[Exercise]
Return exactly the span of lines in the following data that opens with the line containing "What is the specificity?" and closes with the line containing "cm = [[6, 2, 2], [3, 27, 6], [3, 3, 32]]". Include nothing else.

*** Dataset

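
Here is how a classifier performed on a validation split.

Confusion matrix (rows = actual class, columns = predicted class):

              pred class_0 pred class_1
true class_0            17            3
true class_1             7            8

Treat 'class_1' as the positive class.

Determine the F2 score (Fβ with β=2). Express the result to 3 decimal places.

0.563

Fβ = (1+β²)·TP / ((1+β²)·TP + β²·FN + FP), with β²=4
= 5·8 / (5·8 + 4·7 + 3) = 0.563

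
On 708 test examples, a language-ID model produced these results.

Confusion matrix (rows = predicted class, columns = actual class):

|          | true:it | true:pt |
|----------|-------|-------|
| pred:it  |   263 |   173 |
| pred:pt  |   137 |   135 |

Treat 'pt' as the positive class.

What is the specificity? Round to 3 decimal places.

Specificity = TN/(TN+FP) = 263/(263+137) = 0.658

0.658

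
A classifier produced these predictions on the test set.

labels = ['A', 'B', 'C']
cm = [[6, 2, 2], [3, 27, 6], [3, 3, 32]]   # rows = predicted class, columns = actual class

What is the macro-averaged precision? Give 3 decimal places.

0.731

Per-class precision (TP/(TP+FP)):
  A: TP=6, FP=2+2=4 → 6/10 = 0.6000
  B: TP=27, FP=3+6=9 → 27/36 = 0.7500
  C: TP=32, FP=3+3=6 → 32/38 = 0.8421
Macro-precision = mean = (0.6000 + 0.7500 + 0.8421) / 3 = 0.731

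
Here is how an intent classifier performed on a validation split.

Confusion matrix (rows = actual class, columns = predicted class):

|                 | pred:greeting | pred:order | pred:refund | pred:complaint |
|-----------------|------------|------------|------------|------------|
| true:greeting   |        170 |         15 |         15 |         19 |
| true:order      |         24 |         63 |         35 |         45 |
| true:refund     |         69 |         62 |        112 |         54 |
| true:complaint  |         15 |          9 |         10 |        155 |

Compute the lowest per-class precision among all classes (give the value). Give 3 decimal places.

0.423

Per-class precision (TP/(TP+FP)):
  greeting: TP=170, FP=24+69+15=108 → 170/278 = 0.6115
  order: TP=63, FP=15+62+9=86 → 63/149 = 0.4228
  refund: TP=112, FP=15+35+10=60 → 112/172 = 0.6512
  complaint: TP=155, FP=19+45+54=118 → 155/273 = 0.5678
Lowest is class 'order' with precision = 0.423.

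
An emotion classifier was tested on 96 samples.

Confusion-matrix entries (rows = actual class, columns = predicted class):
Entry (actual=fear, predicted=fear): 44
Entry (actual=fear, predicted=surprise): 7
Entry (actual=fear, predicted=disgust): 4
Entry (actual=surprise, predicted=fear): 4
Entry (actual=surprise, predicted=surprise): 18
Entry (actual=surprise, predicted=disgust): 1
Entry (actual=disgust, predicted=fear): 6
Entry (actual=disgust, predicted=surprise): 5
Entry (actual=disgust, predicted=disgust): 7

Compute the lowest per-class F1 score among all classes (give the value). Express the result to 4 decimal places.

0.4667

Per-class F1 score (2·TP/(2·TP+FP+FN)):
  fear: TP=44, FP=4+6=10, FN=7+4=11 → 88/109 = 0.80734
  surprise: TP=18, FP=7+5=12, FN=4+1=5 → 36/53 = 0.67925
  disgust: TP=7, FP=4+1=5, FN=6+5=11 → 14/30 = 0.46667
Lowest is class 'disgust' with F1 score = 0.4667.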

******

[Reply]
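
What is the specificity? Round to 3 decimal places.

Specificity = TN/(TN+FP) = 263/(263+137) = 0.658

0.658

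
A classifier produced these predictions on the test set.

labels = ['A', 'B', 'C']
cm = [[6, 2, 2], [3, 27, 6], [3, 3, 32]]   # rows = predicted class, columns = actual class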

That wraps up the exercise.